#### [Collected data entries]

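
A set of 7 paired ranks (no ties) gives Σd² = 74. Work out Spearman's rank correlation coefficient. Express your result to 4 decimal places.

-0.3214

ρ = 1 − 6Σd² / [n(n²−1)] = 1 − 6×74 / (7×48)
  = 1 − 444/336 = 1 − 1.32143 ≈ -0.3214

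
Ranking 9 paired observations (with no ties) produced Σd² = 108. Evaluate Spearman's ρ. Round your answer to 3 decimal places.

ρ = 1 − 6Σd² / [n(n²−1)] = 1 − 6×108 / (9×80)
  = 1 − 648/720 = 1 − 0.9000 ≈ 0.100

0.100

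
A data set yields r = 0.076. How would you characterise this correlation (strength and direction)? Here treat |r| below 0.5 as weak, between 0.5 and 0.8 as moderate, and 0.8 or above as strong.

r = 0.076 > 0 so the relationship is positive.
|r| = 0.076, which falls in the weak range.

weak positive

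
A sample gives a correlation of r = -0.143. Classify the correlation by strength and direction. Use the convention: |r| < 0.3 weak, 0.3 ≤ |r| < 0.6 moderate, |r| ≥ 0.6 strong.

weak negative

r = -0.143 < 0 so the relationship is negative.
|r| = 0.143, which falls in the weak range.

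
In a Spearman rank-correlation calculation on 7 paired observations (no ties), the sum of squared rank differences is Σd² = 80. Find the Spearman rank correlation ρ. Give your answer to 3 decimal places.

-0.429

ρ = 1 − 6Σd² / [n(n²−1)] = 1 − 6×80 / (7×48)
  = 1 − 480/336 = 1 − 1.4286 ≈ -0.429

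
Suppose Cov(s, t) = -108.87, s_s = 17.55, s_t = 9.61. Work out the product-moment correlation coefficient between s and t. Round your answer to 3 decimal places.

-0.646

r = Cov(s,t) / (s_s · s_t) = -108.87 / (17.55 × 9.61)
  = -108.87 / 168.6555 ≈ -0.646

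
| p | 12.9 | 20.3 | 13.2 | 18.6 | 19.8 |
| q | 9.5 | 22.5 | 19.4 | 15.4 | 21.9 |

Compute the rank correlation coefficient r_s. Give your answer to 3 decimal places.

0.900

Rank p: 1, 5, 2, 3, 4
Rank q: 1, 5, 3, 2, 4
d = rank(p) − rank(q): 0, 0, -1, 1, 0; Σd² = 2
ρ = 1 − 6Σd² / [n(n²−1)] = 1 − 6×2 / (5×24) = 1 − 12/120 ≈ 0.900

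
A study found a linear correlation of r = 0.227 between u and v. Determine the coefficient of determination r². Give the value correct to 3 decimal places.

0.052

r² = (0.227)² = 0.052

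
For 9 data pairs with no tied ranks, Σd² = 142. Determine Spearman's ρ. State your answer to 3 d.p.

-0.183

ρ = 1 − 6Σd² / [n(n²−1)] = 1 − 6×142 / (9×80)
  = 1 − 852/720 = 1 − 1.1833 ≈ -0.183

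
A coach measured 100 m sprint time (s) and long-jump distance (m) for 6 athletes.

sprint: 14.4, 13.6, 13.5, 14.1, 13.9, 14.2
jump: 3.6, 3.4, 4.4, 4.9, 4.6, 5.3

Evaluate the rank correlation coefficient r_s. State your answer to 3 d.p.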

#### [What you should do]
Your task is to retype the records above exactly.

#### [Solution for this task]
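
A set of 7 paired ranks (no ties) gives Σd² = 74. Work out Spearman's rank correlation coefficient. Express your result to 4 decimal places.

-0.3214

ρ = 1 − 6Σd² / [n(n²−1)] = 1 − 6×74 / (7×48)
  = 1 − 444/336 = 1 − 1.32143 ≈ -0.3214

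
Ranking 9 paired observations (with no ties) produced Σd² = 108. Evaluate Spearman's ρ. Round your answer to 3 decimal places.

ρ = 1 − 6Σd² / [n(n²−1)] = 1 − 6×108 / (9×80)
  = 1 − 648/720 = 1 − 0.9000 ≈ 0.100

0.100

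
A data set yields r = 0.076. How would you characterise this correlation (strength and direction)? Here treat |r| below 0.5 as weak, between 0.5 and 0.8 as moderate, and 0.8 or above as strong.

r = 0.076 > 0 so the relationship is positive.
|r| = 0.076, which falls in the weak range.

weak positive

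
A sample gives a correlation of r = -0.143. Classify the correlation by strength and direction. Use the convention: |r| < 0.3 weak, 0.3 ≤ |r| < 0.6 moderate, |r| ≥ 0.6 strong.

weak negative

r = -0.143 < 0 so the relationship is negative.
|r| = 0.143, which falls in the weak range.

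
In a Spearman rank-correlation calculation on 7 paired observations (no ties), the sum of squared rank differences is Σd² = 80. Find the Spearman rank correlation ρ. Give your answer to 3 decimal places.

-0.429

ρ = 1 − 6Σd² / [n(n²−1)] = 1 − 6×80 / (7×48)
  = 1 − 480/336 = 1 − 1.4286 ≈ -0.429

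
Suppose Cov(s, t) = -108.87, s_s = 17.55, s_t = 9.61. Work out the product-moment correlation coefficient between s and t. Round your answer to 3 decimal places.

-0.646

r = Cov(s,t) / (s_s · s_t) = -108.87 / (17.55 × 9.61)
  = -108.87 / 168.6555 ≈ -0.646

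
| p | 12.9 | 20.3 | 13.2 | 18.6 | 19.8 |
| q | 9.5 | 22.5 | 19.4 | 15.4 | 21.9 |

Compute the rank correlation coefficient r_s. Give your answer to 3 decimal places.

0.900

Rank p: 1, 5, 2, 3, 4
Rank q: 1, 5, 3, 2, 4
d = rank(p) − rank(q): 0, 0, -1, 1, 0; Σd² = 2
ρ = 1 − 6Σd² / [n(n²−1)] = 1 − 6×2 / (5×24) = 1 − 12/120 ≈ 0.900

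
A study found a linear correlation of r = 0.227 between u and v. Determine the coefficient of determination r². Give the value correct to 3 decimal places.

0.052

r² = (0.227)² = 0.052

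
For 9 data pairs with no tied ranks, Σd² = 142. Determine Spearman's ρ. State your answer to 3 d.p.

-0.183

ρ = 1 − 6Σd² / [n(n²−1)] = 1 − 6×142 / (9×80)
  = 1 − 852/720 = 1 − 1.1833 ≈ -0.183

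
A coach measured 100 m sprint time (s) and long-jump distance (m) for 6 athletes.

sprint: 14.4, 13.6, 13.5, 14.1, 13.9, 14.2
jump: 3.6, 3.4, 4.4, 4.9, 4.6, 5.3

Evaluate the rank correlation coefficient r_s. State your answer to 3 d.p.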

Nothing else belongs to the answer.